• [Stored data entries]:
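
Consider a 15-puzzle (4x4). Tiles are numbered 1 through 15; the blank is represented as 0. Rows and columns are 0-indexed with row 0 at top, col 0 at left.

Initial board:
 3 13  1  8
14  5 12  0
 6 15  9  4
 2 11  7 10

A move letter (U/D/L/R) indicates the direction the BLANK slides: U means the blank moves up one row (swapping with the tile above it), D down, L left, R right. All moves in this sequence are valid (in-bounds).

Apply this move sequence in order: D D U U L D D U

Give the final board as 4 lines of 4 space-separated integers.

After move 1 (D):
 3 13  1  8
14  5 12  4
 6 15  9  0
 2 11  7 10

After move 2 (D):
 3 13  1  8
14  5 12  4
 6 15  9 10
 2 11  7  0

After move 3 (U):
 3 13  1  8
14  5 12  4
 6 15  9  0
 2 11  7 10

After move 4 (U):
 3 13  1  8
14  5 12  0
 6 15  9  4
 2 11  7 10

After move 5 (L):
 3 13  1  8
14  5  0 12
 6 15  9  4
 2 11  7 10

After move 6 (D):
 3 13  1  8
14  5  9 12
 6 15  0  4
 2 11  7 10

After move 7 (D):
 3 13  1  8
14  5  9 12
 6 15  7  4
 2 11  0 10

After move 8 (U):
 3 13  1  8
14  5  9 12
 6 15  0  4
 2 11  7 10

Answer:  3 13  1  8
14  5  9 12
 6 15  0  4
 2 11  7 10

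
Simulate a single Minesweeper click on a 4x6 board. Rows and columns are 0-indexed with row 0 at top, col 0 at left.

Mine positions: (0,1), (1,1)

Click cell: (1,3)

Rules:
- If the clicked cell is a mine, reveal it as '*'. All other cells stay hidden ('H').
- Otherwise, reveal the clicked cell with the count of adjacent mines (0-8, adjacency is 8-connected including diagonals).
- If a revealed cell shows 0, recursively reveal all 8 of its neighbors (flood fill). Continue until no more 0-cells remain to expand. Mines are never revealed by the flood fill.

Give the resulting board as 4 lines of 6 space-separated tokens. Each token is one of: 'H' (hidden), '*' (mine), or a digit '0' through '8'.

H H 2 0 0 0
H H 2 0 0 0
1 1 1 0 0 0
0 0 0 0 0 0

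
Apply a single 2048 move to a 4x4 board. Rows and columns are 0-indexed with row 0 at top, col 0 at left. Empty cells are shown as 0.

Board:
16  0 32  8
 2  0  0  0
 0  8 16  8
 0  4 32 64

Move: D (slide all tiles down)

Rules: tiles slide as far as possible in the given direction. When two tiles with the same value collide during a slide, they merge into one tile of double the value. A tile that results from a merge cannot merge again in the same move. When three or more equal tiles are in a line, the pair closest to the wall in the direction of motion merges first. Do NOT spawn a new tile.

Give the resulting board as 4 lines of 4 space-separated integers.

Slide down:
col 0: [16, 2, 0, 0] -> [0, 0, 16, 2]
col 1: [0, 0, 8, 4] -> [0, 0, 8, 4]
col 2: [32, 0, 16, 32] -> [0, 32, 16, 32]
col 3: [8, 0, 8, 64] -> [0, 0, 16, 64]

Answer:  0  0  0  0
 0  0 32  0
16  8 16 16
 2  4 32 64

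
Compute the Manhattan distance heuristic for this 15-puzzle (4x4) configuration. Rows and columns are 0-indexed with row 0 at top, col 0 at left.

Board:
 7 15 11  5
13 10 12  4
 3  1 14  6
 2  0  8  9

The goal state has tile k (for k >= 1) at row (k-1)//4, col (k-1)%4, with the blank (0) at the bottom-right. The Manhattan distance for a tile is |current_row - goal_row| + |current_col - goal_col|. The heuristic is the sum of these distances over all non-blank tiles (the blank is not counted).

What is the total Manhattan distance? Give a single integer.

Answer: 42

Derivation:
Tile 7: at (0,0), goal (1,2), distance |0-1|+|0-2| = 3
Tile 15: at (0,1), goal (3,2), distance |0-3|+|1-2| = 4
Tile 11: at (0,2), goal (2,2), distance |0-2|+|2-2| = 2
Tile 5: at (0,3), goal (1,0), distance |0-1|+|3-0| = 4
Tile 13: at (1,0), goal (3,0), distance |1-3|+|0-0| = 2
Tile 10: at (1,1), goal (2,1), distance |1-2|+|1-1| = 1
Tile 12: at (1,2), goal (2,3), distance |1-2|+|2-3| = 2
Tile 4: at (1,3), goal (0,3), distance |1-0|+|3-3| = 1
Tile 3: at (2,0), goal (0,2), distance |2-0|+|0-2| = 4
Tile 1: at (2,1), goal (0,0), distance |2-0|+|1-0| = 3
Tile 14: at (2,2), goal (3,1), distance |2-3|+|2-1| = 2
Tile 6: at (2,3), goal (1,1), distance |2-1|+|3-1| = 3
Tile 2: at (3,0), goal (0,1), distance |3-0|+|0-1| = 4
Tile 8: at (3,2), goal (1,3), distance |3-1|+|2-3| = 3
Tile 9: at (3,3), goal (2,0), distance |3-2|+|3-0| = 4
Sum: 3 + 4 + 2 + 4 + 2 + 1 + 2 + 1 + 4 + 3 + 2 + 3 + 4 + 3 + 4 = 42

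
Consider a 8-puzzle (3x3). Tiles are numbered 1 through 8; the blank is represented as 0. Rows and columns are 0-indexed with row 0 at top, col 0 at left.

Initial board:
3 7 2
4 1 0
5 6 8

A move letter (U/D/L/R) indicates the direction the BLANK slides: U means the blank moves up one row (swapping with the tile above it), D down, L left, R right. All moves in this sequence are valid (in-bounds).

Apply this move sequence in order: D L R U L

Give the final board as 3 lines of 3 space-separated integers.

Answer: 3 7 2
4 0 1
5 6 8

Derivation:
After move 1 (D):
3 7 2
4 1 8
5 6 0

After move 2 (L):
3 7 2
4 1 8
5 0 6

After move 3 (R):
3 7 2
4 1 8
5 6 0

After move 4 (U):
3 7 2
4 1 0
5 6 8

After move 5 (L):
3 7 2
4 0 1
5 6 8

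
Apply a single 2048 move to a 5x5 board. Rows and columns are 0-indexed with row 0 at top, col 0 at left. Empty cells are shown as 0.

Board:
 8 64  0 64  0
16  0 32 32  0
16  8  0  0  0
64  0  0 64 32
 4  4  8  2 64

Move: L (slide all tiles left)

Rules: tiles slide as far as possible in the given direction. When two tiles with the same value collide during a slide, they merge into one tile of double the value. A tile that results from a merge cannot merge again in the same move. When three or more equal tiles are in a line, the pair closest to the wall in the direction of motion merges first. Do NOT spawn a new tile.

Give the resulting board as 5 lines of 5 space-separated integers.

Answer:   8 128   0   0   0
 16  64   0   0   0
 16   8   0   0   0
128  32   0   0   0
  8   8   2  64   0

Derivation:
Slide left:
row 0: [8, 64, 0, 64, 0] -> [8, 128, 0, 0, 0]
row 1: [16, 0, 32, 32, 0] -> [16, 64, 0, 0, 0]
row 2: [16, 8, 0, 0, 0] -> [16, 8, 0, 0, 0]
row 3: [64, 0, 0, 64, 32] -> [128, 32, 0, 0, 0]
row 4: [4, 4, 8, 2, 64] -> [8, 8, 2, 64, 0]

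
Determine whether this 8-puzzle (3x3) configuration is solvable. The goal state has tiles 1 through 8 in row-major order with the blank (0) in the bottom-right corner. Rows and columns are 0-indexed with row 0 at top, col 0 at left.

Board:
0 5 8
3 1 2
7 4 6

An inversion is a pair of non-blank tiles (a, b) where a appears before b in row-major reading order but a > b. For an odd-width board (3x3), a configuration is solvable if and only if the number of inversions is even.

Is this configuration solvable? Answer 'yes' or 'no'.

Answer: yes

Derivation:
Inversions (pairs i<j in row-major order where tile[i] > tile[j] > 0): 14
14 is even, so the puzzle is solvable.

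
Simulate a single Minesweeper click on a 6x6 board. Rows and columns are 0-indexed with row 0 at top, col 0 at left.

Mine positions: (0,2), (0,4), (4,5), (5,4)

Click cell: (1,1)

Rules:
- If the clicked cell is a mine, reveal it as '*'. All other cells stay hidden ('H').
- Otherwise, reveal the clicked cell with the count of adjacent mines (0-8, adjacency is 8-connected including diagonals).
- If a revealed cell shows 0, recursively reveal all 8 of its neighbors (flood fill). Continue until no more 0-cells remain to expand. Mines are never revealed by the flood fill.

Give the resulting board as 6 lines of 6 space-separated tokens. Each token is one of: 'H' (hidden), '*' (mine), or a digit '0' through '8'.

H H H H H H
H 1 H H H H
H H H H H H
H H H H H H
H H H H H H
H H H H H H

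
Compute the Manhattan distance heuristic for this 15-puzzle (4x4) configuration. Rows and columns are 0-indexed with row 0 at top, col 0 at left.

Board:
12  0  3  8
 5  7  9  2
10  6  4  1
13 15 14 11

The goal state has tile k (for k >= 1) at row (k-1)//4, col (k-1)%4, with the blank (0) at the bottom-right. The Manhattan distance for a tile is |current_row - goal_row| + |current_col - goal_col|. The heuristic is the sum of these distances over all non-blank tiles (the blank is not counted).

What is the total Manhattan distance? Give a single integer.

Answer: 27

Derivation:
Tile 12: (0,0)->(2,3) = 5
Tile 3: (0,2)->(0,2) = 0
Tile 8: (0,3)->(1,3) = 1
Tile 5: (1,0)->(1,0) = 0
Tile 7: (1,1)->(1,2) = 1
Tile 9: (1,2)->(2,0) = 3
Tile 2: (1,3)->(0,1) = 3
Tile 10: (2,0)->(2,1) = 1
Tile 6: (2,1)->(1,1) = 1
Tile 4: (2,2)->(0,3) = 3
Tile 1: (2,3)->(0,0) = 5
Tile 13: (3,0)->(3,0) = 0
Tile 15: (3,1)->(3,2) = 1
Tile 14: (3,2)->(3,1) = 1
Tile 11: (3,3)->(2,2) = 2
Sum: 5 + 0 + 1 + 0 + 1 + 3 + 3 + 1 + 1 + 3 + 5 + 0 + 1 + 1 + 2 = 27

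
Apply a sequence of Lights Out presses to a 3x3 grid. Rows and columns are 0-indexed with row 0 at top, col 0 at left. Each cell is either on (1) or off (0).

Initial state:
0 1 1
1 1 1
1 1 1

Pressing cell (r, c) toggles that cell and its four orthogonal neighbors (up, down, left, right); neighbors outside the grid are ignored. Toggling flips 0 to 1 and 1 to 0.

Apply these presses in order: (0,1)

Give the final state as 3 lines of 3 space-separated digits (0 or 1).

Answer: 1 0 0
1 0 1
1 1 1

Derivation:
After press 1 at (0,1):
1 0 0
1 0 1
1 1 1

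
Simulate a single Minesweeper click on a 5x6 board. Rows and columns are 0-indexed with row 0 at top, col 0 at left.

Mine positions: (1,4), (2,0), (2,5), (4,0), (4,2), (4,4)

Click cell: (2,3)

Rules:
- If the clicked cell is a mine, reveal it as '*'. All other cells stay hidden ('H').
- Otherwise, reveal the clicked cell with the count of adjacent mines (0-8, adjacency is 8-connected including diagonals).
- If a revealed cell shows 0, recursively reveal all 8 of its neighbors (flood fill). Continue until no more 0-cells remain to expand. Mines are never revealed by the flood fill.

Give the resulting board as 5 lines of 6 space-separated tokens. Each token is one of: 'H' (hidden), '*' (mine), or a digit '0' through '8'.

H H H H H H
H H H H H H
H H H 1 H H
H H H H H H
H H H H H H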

• [TASK ITEM]: Go through the records above, find each line with the string "presses", and copy it.

• [SOLVED EXERCISE]:
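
Apply a sequence of Lights Out presses to a 3x3 grid. Rows and columns are 0-indexed with row 0 at top, col 0 at left. Each cell is either on (1) or off (0).
Apply these presses in order: (0,1)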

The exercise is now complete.